##### EXERCISE INPUT

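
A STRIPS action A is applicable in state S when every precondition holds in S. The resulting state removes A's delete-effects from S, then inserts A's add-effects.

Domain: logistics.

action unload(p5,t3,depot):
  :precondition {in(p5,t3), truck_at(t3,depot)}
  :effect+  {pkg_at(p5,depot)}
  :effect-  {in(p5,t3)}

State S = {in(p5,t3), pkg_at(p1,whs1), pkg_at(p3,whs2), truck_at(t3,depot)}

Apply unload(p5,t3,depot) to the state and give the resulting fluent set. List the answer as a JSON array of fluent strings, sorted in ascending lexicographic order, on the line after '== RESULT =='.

Compute (S \ del) ∪ add:
  pre ⊆ S: {in(p5,t3), truck_at(t3,depot)} ⊆ S  — applicable
  S \ del = {pkg_at(p1,whs1), pkg_at(p3,whs2), truck_at(t3,depot)}
  ∪ add   = {pkg_at(p1,whs1), pkg_at(p3,whs2), pkg_at(p5,depot), truck_at(t3,depot)}

== RESULT ==
["pkg_at(p1,whs1)", "pkg_at(p3,whs2)", "pkg_at(p5,depot)", "truck_at(t3,depot)"]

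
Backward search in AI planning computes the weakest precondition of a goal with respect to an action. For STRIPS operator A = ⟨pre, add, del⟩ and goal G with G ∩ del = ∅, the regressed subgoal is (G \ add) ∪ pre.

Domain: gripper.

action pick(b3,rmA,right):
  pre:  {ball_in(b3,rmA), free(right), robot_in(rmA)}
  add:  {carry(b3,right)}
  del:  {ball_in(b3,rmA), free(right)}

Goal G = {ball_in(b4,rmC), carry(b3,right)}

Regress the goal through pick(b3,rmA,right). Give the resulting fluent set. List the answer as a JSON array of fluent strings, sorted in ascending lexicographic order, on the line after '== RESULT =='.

Compute (G \ add) ∪ pre:
  G ∩ del = {}  (empty — regression defined)
  G \ add = {ball_in(b4,rmC), carry(b3,right)} \ {carry(b3,right)} = {ball_in(b4,rmC)}
  ∪ pre   = {ball_in(b4,rmC)} ∪ {ball_in(b3,rmA), free(right), robot_in(rmA)}
          = {ball_in(b3,rmA), ball_in(b4,rmC), free(right), robot_in(rmA)}

== RESULT ==
["ball_in(b3,rmA)", "ball_in(b4,rmC)", "free(right)", "robot_in(rmA)"]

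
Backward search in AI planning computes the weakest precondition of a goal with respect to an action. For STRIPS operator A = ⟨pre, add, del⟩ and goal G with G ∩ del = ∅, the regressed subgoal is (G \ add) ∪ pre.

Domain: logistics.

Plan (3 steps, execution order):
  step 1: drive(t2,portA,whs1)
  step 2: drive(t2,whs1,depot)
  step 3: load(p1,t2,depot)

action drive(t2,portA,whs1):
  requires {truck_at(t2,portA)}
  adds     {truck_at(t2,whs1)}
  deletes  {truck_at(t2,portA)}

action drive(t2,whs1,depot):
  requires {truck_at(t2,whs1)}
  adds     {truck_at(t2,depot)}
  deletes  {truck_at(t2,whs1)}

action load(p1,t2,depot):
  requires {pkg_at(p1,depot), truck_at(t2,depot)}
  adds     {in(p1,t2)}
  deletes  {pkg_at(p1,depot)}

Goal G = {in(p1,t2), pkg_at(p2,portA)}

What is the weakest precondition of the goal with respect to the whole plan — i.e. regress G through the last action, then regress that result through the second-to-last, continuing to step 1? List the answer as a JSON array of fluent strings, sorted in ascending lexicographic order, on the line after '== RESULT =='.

Work backward from the goal:
  through step 3 (load(p1,t2,depot)): drop {in(p1,t2)}, keep {pkg_at(p2,portA)}, require {pkg_at(p1,depot), truck_at(t2,depot)}
    → {pkg_at(p1,depot), pkg_at(p2,portA), truck_at(t2,depot)}
  through step 2 (drive(t2,whs1,depot)): drop {truck_at(t2,depot)}, keep {pkg_at(p1,depot), pkg_at(p2,portA)}, require {truck_at(t2,whs1)}
    → {pkg_at(p1,depot), pkg_at(p2,portA), truck_at(t2,whs1)}
  through step 1 (drive(t2,portA,whs1)): drop {truck_at(t2,whs1)}, keep {pkg_at(p1,depot), pkg_at(p2,portA)}, require {truck_at(t2,portA)}
    → {pkg_at(p1,depot), pkg_at(p2,portA), truck_at(t2,portA)}

== RESULT ==
["pkg_at(p1,depot)", "pkg_at(p2,portA)", "truck_at(t2,portA)"]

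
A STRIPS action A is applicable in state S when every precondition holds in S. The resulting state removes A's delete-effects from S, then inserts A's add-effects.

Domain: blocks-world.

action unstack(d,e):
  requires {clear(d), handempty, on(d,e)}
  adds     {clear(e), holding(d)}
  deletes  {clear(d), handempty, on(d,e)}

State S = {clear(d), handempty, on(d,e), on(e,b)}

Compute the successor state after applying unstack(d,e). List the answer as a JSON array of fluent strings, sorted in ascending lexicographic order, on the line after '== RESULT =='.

Progress:
  pre ⊆ S: {clear(d), handempty, on(d,e)} ⊆ S  — applicable
  S \ del = {on(e,b)}
  ∪ add   = {clear(e), holding(d), on(e,b)}

== RESULT ==
["clear(e)", "holding(d)", "on(e,b)"]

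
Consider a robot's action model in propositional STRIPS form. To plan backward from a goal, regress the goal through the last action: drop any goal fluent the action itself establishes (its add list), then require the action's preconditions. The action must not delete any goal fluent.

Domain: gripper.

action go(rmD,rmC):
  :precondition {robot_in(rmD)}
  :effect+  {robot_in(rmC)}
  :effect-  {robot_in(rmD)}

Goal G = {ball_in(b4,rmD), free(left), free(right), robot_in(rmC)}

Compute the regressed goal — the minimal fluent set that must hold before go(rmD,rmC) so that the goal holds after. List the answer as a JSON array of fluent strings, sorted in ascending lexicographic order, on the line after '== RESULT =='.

Compute (G \ add) ∪ pre:
  G ∩ del = {}  (empty — regression defined)
  G \ add = {ball_in(b4,rmD), free(left), free(right), robot_in(rmC)} \ {robot_in(rmC)} = {ball_in(b4,rmD), free(left), free(right)}
  ∪ pre   = {ball_in(b4,rmD), free(left), free(right)} ∪ {robot_in(rmD)}
          = {ball_in(b4,rmD), free(left), free(right), robot_in(rmD)}

== RESULT ==
["ball_in(b4,rmD)", "free(left)", "free(right)", "robot_in(rmD)"]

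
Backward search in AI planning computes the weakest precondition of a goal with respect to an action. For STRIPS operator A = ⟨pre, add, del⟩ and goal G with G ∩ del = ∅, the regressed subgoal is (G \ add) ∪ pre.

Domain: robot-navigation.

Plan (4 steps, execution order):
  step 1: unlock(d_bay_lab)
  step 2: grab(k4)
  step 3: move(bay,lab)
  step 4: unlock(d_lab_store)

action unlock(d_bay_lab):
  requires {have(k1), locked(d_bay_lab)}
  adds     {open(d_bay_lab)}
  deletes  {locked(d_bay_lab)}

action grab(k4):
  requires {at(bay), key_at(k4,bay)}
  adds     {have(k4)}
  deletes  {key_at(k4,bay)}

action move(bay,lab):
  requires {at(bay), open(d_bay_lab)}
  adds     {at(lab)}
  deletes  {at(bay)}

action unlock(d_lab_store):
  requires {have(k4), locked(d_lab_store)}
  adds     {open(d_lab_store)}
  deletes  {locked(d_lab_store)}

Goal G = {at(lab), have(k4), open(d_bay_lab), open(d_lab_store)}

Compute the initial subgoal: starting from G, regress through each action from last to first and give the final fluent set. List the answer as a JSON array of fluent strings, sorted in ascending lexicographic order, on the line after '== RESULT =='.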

##########

**ACTIVITY**
You are asked to transcribe all of the data above exactly.

**TASK SOLUTION**
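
A STRIPS action A is applicable in state S when every precondition holds in S. The resulting state removes A's delete-effects from S, then inserts A's add-effects.

Domain: logistics.

action unload(p5,t3,depot):
  :precondition {in(p5,t3), truck_at(t3,depot)}
  :effect+  {pkg_at(p5,depot)}
  :effect-  {in(p5,t3)}

State S = {in(p5,t3), pkg_at(p1,whs1), pkg_at(p3,whs2), truck_at(t3,depot)}

Apply unload(p5,t3,depot) to the state and give the resulting fluent set. List the answer as a JSON array of fluent strings, sorted in ascending lexicographic order, on the line after '== RESULT =='.

Compute (S \ del) ∪ add:
  pre ⊆ S: {in(p5,t3), truck_at(t3,depot)} ⊆ S  — applicable
  S \ del = {pkg_at(p1,whs1), pkg_at(p3,whs2), truck_at(t3,depot)}
  ∪ add   = {pkg_at(p1,whs1), pkg_at(p3,whs2), pkg_at(p5,depot), truck_at(t3,depot)}

== RESULT ==
["pkg_at(p1,whs1)", "pkg_at(p3,whs2)", "pkg_at(p5,depot)", "truck_at(t3,depot)"]

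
Backward search in AI planning computes the weakest precondition of a goal with respect to an action. For STRIPS operator A = ⟨pre, add, del⟩ and goal G with G ∩ del = ∅, the regressed subgoal is (G \ add) ∪ pre.

Domain: gripper.

action pick(b3,rmA,right):
  pre:  {ball_in(b3,rmA), free(right), robot_in(rmA)}
  add:  {carry(b3,right)}
  del:  {ball_in(b3,rmA), free(right)}

Goal G = {ball_in(b4,rmC), carry(b3,right)}

Regress the goal through pick(b3,rmA,right). Give the resulting fluent set. List the answer as a JSON array of fluent strings, sorted in ascending lexicographic order, on the line after '== RESULT =='.

Compute (G \ add) ∪ pre:
  G ∩ del = {}  (empty — regression defined)
  G \ add = {ball_in(b4,rmC), carry(b3,right)} \ {carry(b3,right)} = {ball_in(b4,rmC)}
  ∪ pre   = {ball_in(b4,rmC)} ∪ {ball_in(b3,rmA), free(right), robot_in(rmA)}
          = {ball_in(b3,rmA), ball_in(b4,rmC), free(right), robot_in(rmA)}

== RESULT ==
["ball_in(b3,rmA)", "ball_in(b4,rmC)", "free(right)", "robot_in(rmA)"]

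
Backward search in AI planning computes the weakest precondition of a goal with respect to an action. For STRIPS operator A = ⟨pre, add, del⟩ and goal G with G ∩ del = ∅, the regressed subgoal is (G \ add) ∪ pre.

Domain: logistics.

Plan (3 steps, execution order):
  step 1: drive(t2,portA,whs1)
  step 2: drive(t2,whs1,depot)
  step 3: load(p1,t2,depot)

action drive(t2,portA,whs1):
  requires {truck_at(t2,portA)}
  adds     {truck_at(t2,whs1)}
  deletes  {truck_at(t2,portA)}

action drive(t2,whs1,depot):
  requires {truck_at(t2,whs1)}
  adds     {truck_at(t2,depot)}
  deletes  {truck_at(t2,whs1)}

action load(p1,t2,depot):
  requires {pkg_at(p1,depot), truck_at(t2,depot)}
  adds     {in(p1,t2)}
  deletes  {pkg_at(p1,depot)}

Goal G = {in(p1,t2), pkg_at(p2,portA)}

What is the weakest precondition of the goal with respect to the whole plan — i.e. regress G through the last action, then regress that result through the second-to-last, continuing to step 1? List the answer as a JSON array of fluent strings, sorted in ascending lexicographic order, on the line after '== RESULT =='.

Work backward from the goal:
  through step 3 (load(p1,t2,depot)): drop {in(p1,t2)}, keep {pkg_at(p2,portA)}, require {pkg_at(p1,depot), truck_at(t2,depot)}
    → {pkg_at(p1,depot), pkg_at(p2,portA), truck_at(t2,depot)}
  through step 2 (drive(t2,whs1,depot)): drop {truck_at(t2,depot)}, keep {pkg_at(p1,depot), pkg_at(p2,portA)}, require {truck_at(t2,whs1)}
    → {pkg_at(p1,depot), pkg_at(p2,portA), truck_at(t2,whs1)}
  through step 1 (drive(t2,portA,whs1)): drop {truck_at(t2,whs1)}, keep {pkg_at(p1,depot), pkg_at(p2,portA)}, require {truck_at(t2,portA)}
    → {pkg_at(p1,depot), pkg_at(p2,portA), truck_at(t2,portA)}

== RESULT ==
["pkg_at(p1,depot)", "pkg_at(p2,portA)", "truck_at(t2,portA)"]

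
A STRIPS action A is applicable in state S when every precondition holds in S. The resulting state removes A's delete-effects from S, then inserts A's add-effects.

Domain: blocks-world.

action unstack(d,e):
  requires {clear(d), handempty, on(d,e)}
  adds     {clear(e), holding(d)}
  deletes  {clear(d), handempty, on(d,e)}

State S = {clear(d), handempty, on(d,e), on(e,b)}

Compute the successor state after applying unstack(d,e). List the answer as a JSON array of fluent strings, sorted in ascending lexicographic order, on the line after '== RESULT =='.

Progress:
  pre ⊆ S: {clear(d), handempty, on(d,e)} ⊆ S  — applicable
  S \ del = {on(e,b)}
  ∪ add   = {clear(e), holding(d), on(e,b)}

== RESULT ==
["clear(e)", "holding(d)", "on(e,b)"]

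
Consider a robot's action model in propositional STRIPS form. To plan backward from a goal, regress the goal through the last action: drop any goal fluent the action itself establishes (its add list), then require the action's preconditions. The action must not delete any goal fluent.

Domain: gripper.

action go(rmD,rmC):
  :precondition {robot_in(rmD)}
  :effect+  {robot_in(rmC)}
  :effect-  {robot_in(rmD)}

Goal G = {ball_in(b4,rmD), free(left), free(right), robot_in(rmC)}

Compute the regressed goal — the minimal fluent set that must hold before go(rmD,rmC) so that the goal holds after. List the answer as a JSON array of fluent strings, sorted in ascending lexicographic order, on the line after '== RESULT =='.

Compute (G \ add) ∪ pre:
  G ∩ del = {}  (empty — regression defined)
  G \ add = {ball_in(b4,rmD), free(left), free(right), robot_in(rmC)} \ {robot_in(rmC)} = {ball_in(b4,rmD), free(left), free(right)}
  ∪ pre   = {ball_in(b4,rmD), free(left), free(right)} ∪ {robot_in(rmD)}
          = {ball_in(b4,rmD), free(left), free(right), robot_in(rmD)}

== RESULT ==
["ball_in(b4,rmD)", "free(left)", "free(right)", "robot_in(rmD)"]

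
Backward search in AI planning computes the weakest precondition of a goal with respect to an action. For STRIPS operator A = ⟨pre, add, del⟩ and goal G with G ∩ del = ∅, the regressed subgoal is (G \ add) ∪ pre.

Domain: robot-navigation.

Plan (4 steps, execution order):
  step 1: unlock(d_bay_lab)
  step 2: grab(k4)
  step 3: move(bay,lab)
  step 4: unlock(d_lab_store)

action unlock(d_bay_lab):
  requires {have(k1), locked(d_bay_lab)}
  adds     {open(d_bay_lab)}
  deletes  {locked(d_bay_lab)}

action grab(k4):
  requires {at(bay), key_at(k4,bay)}
  adds     {have(k4)}
  deletes  {key_at(k4,bay)}

action move(bay,lab):
  requires {at(bay), open(d_bay_lab)}
  adds     {at(lab)}
  deletes  {at(bay)}

action unlock(d_lab_store):
  requires {have(k4), locked(d_lab_store)}
  adds     {open(d_lab_store)}
  deletes  {locked(d_lab_store)}

Goal G = {at(lab), have(k4), open(d_bay_lab), open(d_lab_store)}

Compute the initial subgoal: starting from G, regress through each action from last to first and give the final fluent set. List the answer as a JSON array of fluent strings, sorted in ascending lexicographic order, on the line after '== RESULT =='.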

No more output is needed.